+++ SOURCE MATERIAL

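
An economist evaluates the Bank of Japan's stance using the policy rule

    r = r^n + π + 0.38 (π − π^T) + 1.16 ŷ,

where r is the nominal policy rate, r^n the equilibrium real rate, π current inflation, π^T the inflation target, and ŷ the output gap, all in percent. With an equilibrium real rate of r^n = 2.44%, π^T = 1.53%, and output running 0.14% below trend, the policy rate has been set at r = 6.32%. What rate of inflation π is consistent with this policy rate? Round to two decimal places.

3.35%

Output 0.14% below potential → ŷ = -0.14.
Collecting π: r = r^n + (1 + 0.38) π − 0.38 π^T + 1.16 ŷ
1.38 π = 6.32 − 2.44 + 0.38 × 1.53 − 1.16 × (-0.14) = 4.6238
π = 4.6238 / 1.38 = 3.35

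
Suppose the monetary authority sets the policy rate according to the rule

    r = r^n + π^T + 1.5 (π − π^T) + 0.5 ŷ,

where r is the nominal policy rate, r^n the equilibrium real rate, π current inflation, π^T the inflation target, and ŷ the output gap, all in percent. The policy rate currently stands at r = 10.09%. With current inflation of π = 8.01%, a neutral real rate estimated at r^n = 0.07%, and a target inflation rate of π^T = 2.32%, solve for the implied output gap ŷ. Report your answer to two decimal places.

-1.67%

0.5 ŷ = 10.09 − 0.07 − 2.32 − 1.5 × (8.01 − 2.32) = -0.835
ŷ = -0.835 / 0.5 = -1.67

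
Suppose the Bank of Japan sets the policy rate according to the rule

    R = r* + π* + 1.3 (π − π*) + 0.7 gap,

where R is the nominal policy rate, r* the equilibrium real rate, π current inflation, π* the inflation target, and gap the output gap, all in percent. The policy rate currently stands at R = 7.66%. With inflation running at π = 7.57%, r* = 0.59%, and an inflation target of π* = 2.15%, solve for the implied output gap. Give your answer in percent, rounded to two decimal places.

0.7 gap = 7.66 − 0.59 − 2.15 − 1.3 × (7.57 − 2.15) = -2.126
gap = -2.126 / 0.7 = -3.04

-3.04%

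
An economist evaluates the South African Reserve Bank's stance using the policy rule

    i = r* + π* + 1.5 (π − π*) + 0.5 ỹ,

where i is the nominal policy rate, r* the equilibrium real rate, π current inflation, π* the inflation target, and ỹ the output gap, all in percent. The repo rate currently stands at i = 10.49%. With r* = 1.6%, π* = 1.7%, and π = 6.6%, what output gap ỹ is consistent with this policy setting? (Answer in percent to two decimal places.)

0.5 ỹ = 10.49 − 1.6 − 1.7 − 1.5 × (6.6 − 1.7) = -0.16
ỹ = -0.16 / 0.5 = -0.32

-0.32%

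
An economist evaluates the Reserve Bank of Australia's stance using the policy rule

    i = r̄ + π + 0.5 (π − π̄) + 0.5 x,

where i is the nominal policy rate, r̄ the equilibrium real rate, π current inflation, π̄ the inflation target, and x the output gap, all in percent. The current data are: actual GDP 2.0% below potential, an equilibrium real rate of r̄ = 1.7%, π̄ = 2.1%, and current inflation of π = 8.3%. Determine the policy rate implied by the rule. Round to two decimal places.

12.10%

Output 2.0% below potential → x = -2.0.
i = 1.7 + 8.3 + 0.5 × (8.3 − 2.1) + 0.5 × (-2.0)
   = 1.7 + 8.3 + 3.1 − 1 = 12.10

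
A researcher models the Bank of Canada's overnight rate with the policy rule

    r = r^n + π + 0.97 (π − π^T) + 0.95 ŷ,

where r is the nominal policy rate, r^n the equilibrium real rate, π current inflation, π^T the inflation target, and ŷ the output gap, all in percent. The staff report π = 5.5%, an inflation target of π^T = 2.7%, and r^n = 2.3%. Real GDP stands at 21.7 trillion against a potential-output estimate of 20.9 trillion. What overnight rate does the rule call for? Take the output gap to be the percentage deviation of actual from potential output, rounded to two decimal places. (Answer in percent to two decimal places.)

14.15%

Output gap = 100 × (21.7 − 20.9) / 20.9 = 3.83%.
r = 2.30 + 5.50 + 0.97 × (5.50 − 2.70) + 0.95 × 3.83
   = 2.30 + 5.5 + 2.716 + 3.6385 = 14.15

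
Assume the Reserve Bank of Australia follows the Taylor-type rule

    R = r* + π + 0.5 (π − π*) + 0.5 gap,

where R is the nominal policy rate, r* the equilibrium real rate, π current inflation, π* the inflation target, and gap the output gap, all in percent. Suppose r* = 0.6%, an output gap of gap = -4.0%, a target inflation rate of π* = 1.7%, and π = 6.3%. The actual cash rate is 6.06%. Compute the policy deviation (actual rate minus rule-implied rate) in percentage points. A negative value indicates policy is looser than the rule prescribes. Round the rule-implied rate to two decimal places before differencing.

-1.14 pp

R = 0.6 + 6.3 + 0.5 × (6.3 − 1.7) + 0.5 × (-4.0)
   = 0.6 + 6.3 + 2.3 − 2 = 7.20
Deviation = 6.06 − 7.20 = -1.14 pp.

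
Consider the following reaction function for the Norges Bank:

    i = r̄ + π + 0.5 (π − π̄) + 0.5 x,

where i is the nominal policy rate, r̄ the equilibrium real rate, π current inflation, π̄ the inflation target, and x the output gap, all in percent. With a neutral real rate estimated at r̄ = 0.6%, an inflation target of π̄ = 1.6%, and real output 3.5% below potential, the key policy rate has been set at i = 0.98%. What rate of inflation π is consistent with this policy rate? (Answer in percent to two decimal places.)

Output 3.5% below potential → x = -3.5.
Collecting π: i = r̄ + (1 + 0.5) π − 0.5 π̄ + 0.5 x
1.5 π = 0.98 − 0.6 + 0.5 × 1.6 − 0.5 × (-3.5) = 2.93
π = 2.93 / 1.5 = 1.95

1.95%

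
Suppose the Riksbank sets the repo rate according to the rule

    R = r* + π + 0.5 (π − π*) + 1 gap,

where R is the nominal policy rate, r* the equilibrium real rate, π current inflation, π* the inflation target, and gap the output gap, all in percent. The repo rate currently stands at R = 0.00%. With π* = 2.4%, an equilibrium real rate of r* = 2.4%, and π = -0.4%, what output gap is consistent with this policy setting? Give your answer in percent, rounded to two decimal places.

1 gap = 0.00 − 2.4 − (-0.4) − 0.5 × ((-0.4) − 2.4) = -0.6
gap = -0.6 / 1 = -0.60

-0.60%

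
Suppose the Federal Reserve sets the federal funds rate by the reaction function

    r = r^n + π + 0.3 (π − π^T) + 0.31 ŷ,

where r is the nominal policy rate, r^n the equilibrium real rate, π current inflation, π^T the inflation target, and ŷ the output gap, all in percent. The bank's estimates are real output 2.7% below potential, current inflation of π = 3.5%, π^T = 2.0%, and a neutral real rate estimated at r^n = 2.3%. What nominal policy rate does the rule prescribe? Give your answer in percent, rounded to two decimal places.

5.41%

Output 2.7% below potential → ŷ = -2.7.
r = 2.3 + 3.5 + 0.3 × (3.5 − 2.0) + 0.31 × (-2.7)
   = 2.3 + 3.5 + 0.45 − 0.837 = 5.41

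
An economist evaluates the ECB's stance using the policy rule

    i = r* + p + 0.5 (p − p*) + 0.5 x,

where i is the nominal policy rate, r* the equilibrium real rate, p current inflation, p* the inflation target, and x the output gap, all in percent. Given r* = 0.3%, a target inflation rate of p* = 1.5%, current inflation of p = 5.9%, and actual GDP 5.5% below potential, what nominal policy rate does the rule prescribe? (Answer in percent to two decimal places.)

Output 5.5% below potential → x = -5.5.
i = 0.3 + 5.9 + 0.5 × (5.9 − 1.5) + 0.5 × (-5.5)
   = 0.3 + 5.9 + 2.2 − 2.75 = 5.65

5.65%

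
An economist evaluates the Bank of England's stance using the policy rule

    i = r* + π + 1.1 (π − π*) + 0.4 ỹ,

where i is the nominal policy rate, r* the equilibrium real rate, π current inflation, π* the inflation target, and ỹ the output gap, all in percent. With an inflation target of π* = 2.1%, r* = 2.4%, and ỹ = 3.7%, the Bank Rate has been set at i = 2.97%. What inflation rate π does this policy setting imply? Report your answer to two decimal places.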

++++++

### WORK TASK
Nothing but the lines above from the one containing "An economist evaluates the ECB's" through the one containing "i = r* + p + 0.5" should appear in the answer, each repeated exactly.

### SOLUTION TO THIS EXERCISE
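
An economist evaluates the ECB's stance using the policy rule

    i = r* + p + 0.5 (p − p*) + 0.5 x,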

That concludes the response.